▶ **ASSIGNMENT**
Of the material below, the lines to be retyped are those from the line containing "1. [order #1] limit_sell(price=98, qty=6)" through the line containing "6. [order #6] market_buy(qty=1)", inclusive; reproduce them exactly.

▶ **PROVIDED INFORMATION**
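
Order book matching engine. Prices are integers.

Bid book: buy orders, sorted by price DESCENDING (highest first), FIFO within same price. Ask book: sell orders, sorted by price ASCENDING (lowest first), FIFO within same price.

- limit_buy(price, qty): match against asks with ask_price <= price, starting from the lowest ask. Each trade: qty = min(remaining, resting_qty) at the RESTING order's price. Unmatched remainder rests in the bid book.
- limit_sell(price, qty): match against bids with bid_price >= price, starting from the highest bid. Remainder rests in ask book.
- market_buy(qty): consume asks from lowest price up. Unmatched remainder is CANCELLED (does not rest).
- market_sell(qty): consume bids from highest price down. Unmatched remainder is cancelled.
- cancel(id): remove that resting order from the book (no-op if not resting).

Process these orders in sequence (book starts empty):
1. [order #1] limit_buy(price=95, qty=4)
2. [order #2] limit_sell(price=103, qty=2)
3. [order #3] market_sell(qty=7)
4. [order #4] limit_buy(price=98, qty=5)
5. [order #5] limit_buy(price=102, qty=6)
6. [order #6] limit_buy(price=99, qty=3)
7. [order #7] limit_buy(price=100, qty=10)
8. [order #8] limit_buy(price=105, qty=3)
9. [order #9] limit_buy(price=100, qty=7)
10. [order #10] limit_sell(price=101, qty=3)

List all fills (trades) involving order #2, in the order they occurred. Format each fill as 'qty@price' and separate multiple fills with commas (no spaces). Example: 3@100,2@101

After op 1 [order #1] limit_buy(price=95, qty=4): fills=none; bids=[#1:4@95] asks=[-]
After op 2 [order #2] limit_sell(price=103, qty=2): fills=none; bids=[#1:4@95] asks=[#2:2@103]
After op 3 [order #3] market_sell(qty=7): fills=#1x#3:4@95; bids=[-] asks=[#2:2@103]
After op 4 [order #4] limit_buy(price=98, qty=5): fills=none; bids=[#4:5@98] asks=[#2:2@103]
After op 5 [order #5] limit_buy(price=102, qty=6): fills=none; bids=[#5:6@102 #4:5@98] asks=[#2:2@103]
After op 6 [order #6] limit_buy(price=99, qty=3): fills=none; bids=[#5:6@102 #6:3@99 #4:5@98] asks=[#2:2@103]
After op 7 [order #7] limit_buy(price=100, qty=10): fills=none; bids=[#5:6@102 #7:10@100 #6:3@99 #4:5@98] asks=[#2:2@103]
After op 8 [order #8] limit_buy(price=105, qty=3): fills=#8x#2:2@103; bids=[#8:1@105 #5:6@102 #7:10@100 #6:3@99 #4:5@98] asks=[-]
After op 9 [order #9] limit_buy(price=100, qty=7): fills=none; bids=[#8:1@105 #5:6@102 #7:10@100 #9:7@100 #6:3@99 #4:5@98] asks=[-]
After op 10 [order #10] limit_sell(price=101, qty=3): fills=#8x#10:1@105 #5x#10:2@102; bids=[#5:4@102 #7:10@100 #9:7@100 #6:3@99 #4:5@98] asks=[-]

Answer: 2@103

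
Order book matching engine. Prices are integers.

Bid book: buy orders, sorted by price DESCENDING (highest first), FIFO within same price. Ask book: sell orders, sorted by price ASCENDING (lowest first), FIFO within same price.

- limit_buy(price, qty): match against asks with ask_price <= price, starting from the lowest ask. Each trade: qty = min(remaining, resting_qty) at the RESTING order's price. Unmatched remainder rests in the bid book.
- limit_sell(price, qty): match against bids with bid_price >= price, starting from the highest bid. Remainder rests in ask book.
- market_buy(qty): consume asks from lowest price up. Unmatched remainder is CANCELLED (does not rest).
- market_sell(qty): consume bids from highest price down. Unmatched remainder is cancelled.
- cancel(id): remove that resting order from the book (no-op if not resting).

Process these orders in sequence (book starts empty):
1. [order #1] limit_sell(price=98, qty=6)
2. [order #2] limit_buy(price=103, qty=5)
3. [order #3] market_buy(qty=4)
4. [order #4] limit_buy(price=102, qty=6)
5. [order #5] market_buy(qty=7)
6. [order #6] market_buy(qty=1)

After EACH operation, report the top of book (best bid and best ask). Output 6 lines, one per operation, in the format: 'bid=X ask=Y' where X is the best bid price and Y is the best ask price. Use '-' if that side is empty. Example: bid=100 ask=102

Answer: bid=- ask=98
bid=- ask=98
bid=- ask=-
bid=102 ask=-
bid=102 ask=-
bid=102 ask=-

Derivation:
After op 1 [order #1] limit_sell(price=98, qty=6): fills=none; bids=[-] asks=[#1:6@98]
After op 2 [order #2] limit_buy(price=103, qty=5): fills=#2x#1:5@98; bids=[-] asks=[#1:1@98]
After op 3 [order #3] market_buy(qty=4): fills=#3x#1:1@98; bids=[-] asks=[-]
After op 4 [order #4] limit_buy(price=102, qty=6): fills=none; bids=[#4:6@102] asks=[-]
After op 5 [order #5] market_buy(qty=7): fills=none; bids=[#4:6@102] asks=[-]
After op 6 [order #6] market_buy(qty=1): fills=none; bids=[#4:6@102] asks=[-]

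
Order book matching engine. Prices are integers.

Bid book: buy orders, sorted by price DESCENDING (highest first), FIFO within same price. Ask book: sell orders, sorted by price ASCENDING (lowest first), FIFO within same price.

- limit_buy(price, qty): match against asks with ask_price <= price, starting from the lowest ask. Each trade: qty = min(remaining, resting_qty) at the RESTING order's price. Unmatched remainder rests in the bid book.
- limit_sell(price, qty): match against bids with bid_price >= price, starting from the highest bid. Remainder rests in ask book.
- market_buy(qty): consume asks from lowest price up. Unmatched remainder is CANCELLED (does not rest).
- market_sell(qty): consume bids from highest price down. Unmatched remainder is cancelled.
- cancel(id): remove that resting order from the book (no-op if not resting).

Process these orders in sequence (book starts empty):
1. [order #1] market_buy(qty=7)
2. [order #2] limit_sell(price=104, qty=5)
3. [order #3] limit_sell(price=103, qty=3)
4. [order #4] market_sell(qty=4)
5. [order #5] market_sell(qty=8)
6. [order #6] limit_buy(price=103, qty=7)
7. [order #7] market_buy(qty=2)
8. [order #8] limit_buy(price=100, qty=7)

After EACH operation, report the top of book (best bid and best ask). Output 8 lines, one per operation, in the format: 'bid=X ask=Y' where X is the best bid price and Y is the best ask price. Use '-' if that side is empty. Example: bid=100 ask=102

After op 1 [order #1] market_buy(qty=7): fills=none; bids=[-] asks=[-]
After op 2 [order #2] limit_sell(price=104, qty=5): fills=none; bids=[-] asks=[#2:5@104]
After op 3 [order #3] limit_sell(price=103, qty=3): fills=none; bids=[-] asks=[#3:3@103 #2:5@104]
After op 4 [order #4] market_sell(qty=4): fills=none; bids=[-] asks=[#3:3@103 #2:5@104]
After op 5 [order #5] market_sell(qty=8): fills=none; bids=[-] asks=[#3:3@103 #2:5@104]
After op 6 [order #6] limit_buy(price=103, qty=7): fills=#6x#3:3@103; bids=[#6:4@103] asks=[#2:5@104]
After op 7 [order #7] market_buy(qty=2): fills=#7x#2:2@104; bids=[#6:4@103] asks=[#2:3@104]
After op 8 [order #8] limit_buy(price=100, qty=7): fills=none; bids=[#6:4@103 #8:7@100] asks=[#2:3@104]

Answer: bid=- ask=-
bid=- ask=104
bid=- ask=103
bid=- ask=103
bid=- ask=103
bid=103 ask=104
bid=103 ask=104
bid=103 ask=104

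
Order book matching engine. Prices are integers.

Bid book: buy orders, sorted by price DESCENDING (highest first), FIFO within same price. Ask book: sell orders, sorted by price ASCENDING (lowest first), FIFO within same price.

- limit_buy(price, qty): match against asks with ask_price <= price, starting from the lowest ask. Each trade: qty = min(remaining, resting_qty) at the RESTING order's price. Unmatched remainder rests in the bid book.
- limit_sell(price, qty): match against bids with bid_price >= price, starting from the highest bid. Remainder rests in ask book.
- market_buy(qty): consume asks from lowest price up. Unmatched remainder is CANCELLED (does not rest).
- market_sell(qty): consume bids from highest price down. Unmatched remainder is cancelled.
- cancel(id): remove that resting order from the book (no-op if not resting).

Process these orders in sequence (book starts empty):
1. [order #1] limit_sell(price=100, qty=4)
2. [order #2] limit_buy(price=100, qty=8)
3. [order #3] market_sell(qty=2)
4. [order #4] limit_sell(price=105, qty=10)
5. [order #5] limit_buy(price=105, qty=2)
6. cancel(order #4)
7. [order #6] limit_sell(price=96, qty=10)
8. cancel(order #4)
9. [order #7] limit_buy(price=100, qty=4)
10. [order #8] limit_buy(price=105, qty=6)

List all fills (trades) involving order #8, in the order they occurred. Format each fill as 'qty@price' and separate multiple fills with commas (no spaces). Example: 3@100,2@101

Answer: 4@96

Derivation:
After op 1 [order #1] limit_sell(price=100, qty=4): fills=none; bids=[-] asks=[#1:4@100]
After op 2 [order #2] limit_buy(price=100, qty=8): fills=#2x#1:4@100; bids=[#2:4@100] asks=[-]
After op 3 [order #3] market_sell(qty=2): fills=#2x#3:2@100; bids=[#2:2@100] asks=[-]
After op 4 [order #4] limit_sell(price=105, qty=10): fills=none; bids=[#2:2@100] asks=[#4:10@105]
After op 5 [order #5] limit_buy(price=105, qty=2): fills=#5x#4:2@105; bids=[#2:2@100] asks=[#4:8@105]
After op 6 cancel(order #4): fills=none; bids=[#2:2@100] asks=[-]
After op 7 [order #6] limit_sell(price=96, qty=10): fills=#2x#6:2@100; bids=[-] asks=[#6:8@96]
After op 8 cancel(order #4): fills=none; bids=[-] asks=[#6:8@96]
After op 9 [order #7] limit_buy(price=100, qty=4): fills=#7x#6:4@96; bids=[-] asks=[#6:4@96]
After op 10 [order #8] limit_buy(price=105, qty=6): fills=#8x#6:4@96; bids=[#8:2@105] asks=[-]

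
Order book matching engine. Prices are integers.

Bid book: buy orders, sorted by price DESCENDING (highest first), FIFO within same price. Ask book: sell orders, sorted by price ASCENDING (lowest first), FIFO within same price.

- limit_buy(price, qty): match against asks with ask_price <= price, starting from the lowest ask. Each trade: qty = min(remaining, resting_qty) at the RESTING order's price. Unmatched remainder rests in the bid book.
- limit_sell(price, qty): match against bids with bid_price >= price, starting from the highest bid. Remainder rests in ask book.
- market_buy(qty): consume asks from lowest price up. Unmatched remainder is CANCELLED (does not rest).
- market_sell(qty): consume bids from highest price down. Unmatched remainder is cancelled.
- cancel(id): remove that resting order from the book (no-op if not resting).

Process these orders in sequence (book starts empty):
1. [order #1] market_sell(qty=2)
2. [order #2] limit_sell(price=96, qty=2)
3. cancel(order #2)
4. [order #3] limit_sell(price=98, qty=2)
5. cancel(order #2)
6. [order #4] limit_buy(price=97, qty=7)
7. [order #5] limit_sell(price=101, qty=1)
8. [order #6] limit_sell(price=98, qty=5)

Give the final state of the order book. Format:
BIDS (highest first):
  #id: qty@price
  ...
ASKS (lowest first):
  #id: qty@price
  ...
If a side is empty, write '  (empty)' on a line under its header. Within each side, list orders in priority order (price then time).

After op 1 [order #1] market_sell(qty=2): fills=none; bids=[-] asks=[-]
After op 2 [order #2] limit_sell(price=96, qty=2): fills=none; bids=[-] asks=[#2:2@96]
After op 3 cancel(order #2): fills=none; bids=[-] asks=[-]
After op 4 [order #3] limit_sell(price=98, qty=2): fills=none; bids=[-] asks=[#3:2@98]
After op 5 cancel(order #2): fills=none; bids=[-] asks=[#3:2@98]
After op 6 [order #4] limit_buy(price=97, qty=7): fills=none; bids=[#4:7@97] asks=[#3:2@98]
After op 7 [order #5] limit_sell(price=101, qty=1): fills=none; bids=[#4:7@97] asks=[#3:2@98 #5:1@101]
After op 8 [order #6] limit_sell(price=98, qty=5): fills=none; bids=[#4:7@97] asks=[#3:2@98 #6:5@98 #5:1@101]

Answer: BIDS (highest first):
  #4: 7@97
ASKS (lowest first):
  #3: 2@98
  #6: 5@98
  #5: 1@101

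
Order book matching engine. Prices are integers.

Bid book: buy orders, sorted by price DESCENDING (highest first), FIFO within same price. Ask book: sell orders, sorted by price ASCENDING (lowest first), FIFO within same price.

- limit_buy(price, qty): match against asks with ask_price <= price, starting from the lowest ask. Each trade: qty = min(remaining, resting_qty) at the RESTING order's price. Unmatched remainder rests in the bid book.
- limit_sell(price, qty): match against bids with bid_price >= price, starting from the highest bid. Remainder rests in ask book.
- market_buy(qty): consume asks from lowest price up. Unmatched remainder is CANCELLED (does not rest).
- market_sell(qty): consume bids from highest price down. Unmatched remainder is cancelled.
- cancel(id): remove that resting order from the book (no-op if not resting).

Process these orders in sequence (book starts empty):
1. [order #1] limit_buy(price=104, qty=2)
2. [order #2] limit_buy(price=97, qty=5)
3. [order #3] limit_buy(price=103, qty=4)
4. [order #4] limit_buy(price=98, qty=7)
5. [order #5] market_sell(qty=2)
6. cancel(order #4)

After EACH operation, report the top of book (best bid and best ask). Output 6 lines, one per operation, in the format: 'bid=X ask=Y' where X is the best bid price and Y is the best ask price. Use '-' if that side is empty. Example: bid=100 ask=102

Answer: bid=104 ask=-
bid=104 ask=-
bid=104 ask=-
bid=104 ask=-
bid=103 ask=-
bid=103 ask=-

Derivation:
After op 1 [order #1] limit_buy(price=104, qty=2): fills=none; bids=[#1:2@104] asks=[-]
After op 2 [order #2] limit_buy(price=97, qty=5): fills=none; bids=[#1:2@104 #2:5@97] asks=[-]
After op 3 [order #3] limit_buy(price=103, qty=4): fills=none; bids=[#1:2@104 #3:4@103 #2:5@97] asks=[-]
After op 4 [order #4] limit_buy(price=98, qty=7): fills=none; bids=[#1:2@104 #3:4@103 #4:7@98 #2:5@97] asks=[-]
After op 5 [order #5] market_sell(qty=2): fills=#1x#5:2@104; bids=[#3:4@103 #4:7@98 #2:5@97] asks=[-]
After op 6 cancel(order #4): fills=none; bids=[#3:4@103 #2:5@97] asks=[-]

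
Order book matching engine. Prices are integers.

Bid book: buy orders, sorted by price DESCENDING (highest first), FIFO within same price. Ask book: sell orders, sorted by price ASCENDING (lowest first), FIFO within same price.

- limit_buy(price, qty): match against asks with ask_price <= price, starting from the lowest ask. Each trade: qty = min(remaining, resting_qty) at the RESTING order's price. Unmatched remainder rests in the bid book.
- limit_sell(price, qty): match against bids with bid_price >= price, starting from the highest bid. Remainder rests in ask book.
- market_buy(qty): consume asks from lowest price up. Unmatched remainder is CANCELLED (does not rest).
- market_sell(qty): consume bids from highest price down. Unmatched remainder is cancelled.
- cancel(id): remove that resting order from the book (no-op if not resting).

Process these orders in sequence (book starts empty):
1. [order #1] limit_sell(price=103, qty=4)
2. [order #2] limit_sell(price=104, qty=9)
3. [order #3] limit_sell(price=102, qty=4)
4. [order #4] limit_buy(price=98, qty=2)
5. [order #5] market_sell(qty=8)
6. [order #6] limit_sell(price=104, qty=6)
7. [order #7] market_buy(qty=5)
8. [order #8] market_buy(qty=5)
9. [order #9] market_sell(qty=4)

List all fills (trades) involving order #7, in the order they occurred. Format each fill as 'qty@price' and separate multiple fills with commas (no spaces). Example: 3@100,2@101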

▶ **SOLUTION**
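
1. [order #1] limit_sell(price=98, qty=6)
2. [order #2] limit_buy(price=103, qty=5)
3. [order #3] market_buy(qty=4)
4. [order #4] limit_buy(price=102, qty=6)
5. [order #5] market_buy(qty=7)
6. [order #6] market_buy(qty=1)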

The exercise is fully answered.